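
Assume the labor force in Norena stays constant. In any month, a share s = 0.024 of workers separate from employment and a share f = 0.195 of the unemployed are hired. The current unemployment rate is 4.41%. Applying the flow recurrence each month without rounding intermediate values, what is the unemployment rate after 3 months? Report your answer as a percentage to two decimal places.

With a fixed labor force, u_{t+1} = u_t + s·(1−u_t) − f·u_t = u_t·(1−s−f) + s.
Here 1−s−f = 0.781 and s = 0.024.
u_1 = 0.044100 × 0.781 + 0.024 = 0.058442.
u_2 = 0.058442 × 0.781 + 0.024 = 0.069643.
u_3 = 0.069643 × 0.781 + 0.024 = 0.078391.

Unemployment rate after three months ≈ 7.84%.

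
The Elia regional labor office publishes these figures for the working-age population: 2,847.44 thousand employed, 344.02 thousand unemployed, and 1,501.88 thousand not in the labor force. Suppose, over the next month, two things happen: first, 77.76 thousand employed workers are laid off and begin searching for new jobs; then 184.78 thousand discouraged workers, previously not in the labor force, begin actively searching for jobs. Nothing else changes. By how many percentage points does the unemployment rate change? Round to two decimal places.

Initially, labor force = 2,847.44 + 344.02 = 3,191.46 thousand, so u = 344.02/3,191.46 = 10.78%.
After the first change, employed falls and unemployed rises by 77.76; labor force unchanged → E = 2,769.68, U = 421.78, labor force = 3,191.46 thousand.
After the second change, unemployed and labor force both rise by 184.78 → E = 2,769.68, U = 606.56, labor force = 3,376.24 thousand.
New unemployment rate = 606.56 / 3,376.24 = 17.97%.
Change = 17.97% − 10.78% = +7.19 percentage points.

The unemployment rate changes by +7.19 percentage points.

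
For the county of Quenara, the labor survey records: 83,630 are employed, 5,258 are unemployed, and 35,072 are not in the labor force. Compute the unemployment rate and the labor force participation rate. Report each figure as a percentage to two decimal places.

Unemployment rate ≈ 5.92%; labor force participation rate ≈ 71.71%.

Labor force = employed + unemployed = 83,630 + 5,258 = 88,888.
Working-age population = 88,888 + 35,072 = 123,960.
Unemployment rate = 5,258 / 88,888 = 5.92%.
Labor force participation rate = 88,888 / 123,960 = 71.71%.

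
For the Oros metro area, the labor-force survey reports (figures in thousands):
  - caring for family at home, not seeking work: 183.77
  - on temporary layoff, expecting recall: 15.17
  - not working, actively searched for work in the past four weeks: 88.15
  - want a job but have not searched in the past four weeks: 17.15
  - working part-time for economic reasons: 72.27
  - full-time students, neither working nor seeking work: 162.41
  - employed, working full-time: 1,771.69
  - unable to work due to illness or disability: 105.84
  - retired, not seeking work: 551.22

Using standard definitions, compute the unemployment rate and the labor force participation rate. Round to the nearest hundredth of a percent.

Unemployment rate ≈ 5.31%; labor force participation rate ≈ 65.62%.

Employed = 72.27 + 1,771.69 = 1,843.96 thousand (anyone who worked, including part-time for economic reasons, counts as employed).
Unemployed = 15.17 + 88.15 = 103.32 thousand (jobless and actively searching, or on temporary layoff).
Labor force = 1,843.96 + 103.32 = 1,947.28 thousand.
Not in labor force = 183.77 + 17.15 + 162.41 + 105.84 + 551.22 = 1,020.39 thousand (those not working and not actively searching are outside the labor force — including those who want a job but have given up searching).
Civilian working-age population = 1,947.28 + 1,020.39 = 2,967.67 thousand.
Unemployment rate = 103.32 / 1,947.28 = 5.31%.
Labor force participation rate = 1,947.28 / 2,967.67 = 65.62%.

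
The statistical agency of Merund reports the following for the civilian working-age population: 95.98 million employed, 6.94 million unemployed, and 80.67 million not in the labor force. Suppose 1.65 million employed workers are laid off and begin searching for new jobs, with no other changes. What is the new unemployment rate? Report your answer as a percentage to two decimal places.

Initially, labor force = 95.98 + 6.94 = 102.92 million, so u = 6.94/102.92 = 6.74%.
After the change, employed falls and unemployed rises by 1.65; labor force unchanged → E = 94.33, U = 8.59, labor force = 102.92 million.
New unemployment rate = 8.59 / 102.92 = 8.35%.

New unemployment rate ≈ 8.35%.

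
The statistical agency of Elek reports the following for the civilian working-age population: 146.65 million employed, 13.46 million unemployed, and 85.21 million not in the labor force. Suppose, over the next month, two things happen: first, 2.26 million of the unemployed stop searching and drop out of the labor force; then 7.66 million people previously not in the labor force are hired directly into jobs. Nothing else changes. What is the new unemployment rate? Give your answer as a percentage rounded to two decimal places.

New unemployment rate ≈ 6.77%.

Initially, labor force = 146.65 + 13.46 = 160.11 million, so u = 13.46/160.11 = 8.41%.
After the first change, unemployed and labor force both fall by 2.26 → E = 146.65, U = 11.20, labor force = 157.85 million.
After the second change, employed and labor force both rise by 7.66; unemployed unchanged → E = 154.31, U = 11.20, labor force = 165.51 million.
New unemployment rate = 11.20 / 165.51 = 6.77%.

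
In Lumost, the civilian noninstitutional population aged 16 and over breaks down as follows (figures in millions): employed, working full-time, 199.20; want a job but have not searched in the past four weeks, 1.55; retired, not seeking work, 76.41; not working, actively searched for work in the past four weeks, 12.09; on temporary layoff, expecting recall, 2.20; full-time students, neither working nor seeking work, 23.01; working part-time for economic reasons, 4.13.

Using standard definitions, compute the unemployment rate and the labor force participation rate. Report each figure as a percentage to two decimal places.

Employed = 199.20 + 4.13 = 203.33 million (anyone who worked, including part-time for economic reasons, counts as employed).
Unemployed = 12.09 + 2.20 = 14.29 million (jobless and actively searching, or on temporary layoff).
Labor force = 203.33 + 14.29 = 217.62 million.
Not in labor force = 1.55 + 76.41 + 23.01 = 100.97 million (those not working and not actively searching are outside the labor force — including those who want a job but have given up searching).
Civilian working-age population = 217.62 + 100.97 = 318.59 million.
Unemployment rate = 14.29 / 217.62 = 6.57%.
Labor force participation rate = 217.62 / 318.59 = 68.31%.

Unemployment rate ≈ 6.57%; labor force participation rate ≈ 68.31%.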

—————

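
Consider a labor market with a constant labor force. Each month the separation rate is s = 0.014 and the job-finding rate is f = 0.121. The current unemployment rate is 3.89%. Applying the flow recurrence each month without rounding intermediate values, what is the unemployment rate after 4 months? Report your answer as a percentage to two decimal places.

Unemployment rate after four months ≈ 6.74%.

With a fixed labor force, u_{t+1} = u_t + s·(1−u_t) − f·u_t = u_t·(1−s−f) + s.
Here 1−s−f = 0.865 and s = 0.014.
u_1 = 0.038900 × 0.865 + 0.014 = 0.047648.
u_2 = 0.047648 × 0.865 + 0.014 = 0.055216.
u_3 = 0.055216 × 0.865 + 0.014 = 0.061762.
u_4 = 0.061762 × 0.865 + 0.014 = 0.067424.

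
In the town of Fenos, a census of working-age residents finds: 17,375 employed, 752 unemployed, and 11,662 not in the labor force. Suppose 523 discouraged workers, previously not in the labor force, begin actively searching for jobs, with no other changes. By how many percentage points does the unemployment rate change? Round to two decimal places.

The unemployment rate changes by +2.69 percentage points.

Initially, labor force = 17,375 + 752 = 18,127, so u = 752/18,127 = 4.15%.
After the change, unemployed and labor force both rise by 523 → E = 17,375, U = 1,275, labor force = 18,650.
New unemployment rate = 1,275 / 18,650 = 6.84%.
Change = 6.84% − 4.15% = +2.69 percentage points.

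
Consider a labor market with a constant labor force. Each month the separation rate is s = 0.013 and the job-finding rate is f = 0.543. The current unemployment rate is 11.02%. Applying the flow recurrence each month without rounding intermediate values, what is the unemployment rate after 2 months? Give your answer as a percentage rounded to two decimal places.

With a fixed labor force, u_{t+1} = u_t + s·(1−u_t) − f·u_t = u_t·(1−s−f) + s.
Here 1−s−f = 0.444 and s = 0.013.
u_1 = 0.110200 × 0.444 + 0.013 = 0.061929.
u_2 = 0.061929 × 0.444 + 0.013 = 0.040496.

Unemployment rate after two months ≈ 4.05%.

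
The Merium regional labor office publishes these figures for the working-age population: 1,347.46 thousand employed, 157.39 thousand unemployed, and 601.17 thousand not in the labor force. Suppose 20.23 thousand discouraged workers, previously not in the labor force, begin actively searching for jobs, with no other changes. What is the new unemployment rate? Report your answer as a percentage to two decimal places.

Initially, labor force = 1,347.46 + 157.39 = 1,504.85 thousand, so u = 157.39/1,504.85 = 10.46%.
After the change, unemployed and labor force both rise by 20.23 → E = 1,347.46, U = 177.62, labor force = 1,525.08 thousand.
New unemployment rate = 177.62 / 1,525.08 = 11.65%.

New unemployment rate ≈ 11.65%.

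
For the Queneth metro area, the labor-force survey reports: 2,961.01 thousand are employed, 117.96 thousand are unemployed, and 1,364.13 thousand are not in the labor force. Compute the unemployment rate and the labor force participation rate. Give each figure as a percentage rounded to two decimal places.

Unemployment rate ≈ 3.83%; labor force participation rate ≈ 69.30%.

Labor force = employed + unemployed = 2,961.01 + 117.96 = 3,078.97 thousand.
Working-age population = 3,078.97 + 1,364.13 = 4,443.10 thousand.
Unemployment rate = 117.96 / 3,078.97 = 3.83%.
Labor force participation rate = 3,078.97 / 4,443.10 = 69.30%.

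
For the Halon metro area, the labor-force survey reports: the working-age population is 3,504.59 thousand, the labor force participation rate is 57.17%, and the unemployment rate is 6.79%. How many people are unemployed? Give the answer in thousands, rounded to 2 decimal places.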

—————

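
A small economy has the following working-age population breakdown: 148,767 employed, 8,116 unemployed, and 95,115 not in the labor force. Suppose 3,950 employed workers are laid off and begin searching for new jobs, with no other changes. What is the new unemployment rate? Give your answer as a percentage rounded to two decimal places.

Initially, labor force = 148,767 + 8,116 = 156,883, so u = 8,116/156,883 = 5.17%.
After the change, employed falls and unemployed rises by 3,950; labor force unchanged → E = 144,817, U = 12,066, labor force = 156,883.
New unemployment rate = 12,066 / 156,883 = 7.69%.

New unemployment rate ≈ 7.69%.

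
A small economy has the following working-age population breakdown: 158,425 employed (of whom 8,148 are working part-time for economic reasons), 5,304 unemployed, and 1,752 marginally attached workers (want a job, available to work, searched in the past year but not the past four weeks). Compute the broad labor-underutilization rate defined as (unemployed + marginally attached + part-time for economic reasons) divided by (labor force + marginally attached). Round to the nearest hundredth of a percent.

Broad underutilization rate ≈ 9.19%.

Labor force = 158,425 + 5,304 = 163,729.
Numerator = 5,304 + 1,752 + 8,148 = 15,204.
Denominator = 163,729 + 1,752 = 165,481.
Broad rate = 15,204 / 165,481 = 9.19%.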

—————

Exercise
From the records above, print exactly the lines that run from the line with "The Elia regional" to the line with "- on temporary", inclusive.

Result
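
The Elia regional labor office publishes these figures for the working-age population: 2,847.44 thousand employed, 344.02 thousand unemployed, and 1,501.88 thousand not in the labor force. Suppose, over the next month, two things happen: first, 77.76 thousand employed workers are laid off and begin searching for new jobs; then 184.78 thousand discouraged workers, previously not in the labor force, begin actively searching for jobs. Nothing else changes. By how many percentage points does the unemployment rate change? Round to two decimal places.

Initially, labor force = 2,847.44 + 344.02 = 3,191.46 thousand, so u = 344.02/3,191.46 = 10.78%.
After the first change, employed falls and unemployed rises by 77.76; labor force unchanged → E = 2,769.68, U = 421.78, labor force = 3,191.46 thousand.
After the second change, unemployed and labor force both rise by 184.78 → E = 2,769.68, U = 606.56, labor force = 3,376.24 thousand.
New unemployment rate = 606.56 / 3,376.24 = 17.97%.
Change = 17.97% − 10.78% = +7.19 percentage points.

The unemployment rate changes by +7.19 percentage points.

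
For the county of Quenara, the labor survey records: 83,630 are employed, 5,258 are unemployed, and 35,072 are not in the labor force. Compute the unemployment rate and the labor force participation rate. Report each figure as a percentage to two decimal places.

Unemployment rate ≈ 5.92%; labor force participation rate ≈ 71.71%.

Labor force = employed + unemployed = 83,630 + 5,258 = 88,888.
Working-age population = 88,888 + 35,072 = 123,960.
Unemployment rate = 5,258 / 88,888 = 5.92%.
Labor force participation rate = 88,888 / 123,960 = 71.71%.

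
For the Oros metro area, the labor-force survey reports (figures in thousands):
  - caring for family at home, not seeking work: 183.77
  - on temporary layoff, expecting recall: 15.17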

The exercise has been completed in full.